What you are asked to do
Print, exactly as written, the line containing "Given ΔF = 0.036" and every line after it, ending with the final line of the data below.

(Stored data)
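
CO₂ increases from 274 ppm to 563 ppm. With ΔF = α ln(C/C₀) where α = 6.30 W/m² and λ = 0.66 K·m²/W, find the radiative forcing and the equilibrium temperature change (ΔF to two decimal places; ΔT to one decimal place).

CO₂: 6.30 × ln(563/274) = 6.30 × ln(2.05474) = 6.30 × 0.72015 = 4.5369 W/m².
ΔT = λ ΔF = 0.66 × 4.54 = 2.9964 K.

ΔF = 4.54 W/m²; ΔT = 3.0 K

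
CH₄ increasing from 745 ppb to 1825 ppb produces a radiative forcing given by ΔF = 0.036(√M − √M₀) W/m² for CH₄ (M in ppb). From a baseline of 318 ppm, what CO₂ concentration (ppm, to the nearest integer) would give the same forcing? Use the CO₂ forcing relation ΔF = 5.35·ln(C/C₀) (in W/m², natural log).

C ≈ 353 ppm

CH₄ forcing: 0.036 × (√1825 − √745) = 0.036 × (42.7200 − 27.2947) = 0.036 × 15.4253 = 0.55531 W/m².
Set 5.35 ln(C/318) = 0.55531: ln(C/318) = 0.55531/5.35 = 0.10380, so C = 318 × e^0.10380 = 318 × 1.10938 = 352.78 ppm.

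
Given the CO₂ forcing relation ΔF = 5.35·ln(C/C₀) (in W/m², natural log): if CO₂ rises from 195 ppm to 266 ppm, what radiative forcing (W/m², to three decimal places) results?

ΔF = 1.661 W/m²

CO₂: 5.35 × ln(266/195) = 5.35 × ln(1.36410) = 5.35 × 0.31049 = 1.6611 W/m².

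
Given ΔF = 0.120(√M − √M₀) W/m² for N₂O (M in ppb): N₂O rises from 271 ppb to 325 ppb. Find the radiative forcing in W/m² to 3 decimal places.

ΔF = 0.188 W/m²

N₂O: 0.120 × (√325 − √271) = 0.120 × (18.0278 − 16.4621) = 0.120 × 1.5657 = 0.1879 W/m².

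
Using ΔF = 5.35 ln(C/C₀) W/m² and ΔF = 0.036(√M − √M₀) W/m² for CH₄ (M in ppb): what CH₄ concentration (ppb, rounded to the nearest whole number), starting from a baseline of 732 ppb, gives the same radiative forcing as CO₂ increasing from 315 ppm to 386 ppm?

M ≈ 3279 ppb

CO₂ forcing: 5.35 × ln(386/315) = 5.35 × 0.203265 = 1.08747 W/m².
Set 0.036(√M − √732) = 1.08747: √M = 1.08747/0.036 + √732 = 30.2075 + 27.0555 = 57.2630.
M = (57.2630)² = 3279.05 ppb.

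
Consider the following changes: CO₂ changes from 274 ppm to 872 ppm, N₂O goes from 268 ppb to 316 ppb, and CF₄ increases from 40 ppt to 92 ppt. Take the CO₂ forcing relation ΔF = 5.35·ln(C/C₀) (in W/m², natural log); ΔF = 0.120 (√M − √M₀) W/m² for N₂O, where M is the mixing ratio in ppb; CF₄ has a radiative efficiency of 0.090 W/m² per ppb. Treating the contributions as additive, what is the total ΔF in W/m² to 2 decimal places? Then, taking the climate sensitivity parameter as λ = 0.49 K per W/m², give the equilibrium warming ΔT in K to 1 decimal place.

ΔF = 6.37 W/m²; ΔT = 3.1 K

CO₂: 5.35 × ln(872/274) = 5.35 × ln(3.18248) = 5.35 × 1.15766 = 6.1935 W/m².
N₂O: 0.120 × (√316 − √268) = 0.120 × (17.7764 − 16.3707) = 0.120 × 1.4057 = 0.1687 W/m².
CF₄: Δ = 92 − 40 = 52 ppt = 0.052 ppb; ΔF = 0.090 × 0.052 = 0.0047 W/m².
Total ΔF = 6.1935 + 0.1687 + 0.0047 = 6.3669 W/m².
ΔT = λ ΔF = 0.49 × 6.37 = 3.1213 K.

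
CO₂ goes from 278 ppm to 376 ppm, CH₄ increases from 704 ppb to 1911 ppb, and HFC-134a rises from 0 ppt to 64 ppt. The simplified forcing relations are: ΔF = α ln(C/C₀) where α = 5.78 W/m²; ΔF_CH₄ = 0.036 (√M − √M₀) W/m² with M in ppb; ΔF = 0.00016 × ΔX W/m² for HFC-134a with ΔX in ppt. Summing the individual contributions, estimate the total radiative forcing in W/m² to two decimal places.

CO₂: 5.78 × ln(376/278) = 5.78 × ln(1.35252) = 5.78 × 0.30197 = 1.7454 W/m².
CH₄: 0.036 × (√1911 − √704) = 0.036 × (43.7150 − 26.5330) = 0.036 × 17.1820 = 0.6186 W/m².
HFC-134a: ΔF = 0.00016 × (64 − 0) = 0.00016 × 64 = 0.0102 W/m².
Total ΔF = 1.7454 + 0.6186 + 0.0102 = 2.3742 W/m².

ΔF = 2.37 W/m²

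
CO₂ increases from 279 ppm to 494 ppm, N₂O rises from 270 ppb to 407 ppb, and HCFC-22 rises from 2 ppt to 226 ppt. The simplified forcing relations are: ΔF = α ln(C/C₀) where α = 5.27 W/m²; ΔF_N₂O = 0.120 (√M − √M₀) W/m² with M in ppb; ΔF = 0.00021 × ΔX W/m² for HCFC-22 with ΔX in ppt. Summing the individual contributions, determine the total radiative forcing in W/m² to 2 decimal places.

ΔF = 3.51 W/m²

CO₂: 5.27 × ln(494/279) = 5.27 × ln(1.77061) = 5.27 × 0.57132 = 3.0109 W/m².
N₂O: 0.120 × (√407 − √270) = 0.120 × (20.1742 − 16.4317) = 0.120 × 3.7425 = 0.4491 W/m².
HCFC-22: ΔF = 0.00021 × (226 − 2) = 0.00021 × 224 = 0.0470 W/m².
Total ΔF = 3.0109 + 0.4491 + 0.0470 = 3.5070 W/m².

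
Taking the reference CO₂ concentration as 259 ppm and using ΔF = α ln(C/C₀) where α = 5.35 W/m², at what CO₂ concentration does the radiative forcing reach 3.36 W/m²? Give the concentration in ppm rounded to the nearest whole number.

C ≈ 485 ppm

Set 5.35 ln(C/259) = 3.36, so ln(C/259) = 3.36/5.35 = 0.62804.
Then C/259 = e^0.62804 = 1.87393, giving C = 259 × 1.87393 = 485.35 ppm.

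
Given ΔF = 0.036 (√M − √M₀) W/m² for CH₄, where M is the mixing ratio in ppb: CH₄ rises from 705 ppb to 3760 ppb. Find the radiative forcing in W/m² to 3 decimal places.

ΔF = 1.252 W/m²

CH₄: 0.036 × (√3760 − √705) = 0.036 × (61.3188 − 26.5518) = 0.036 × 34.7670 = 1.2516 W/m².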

The completed task
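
Given ΔF = 0.036 (√M − √M₀) W/m² for CH₄, where M is the mixing ratio in ppb: CH₄ rises from 705 ppb to 3760 ppb. Find the radiative forcing in W/m² to 3 decimal places.

ΔF = 1.252 W/m²

CH₄: 0.036 × (√3760 − √705) = 0.036 × (61.3188 − 26.5518) = 0.036 × 34.7670 = 1.2516 W/m².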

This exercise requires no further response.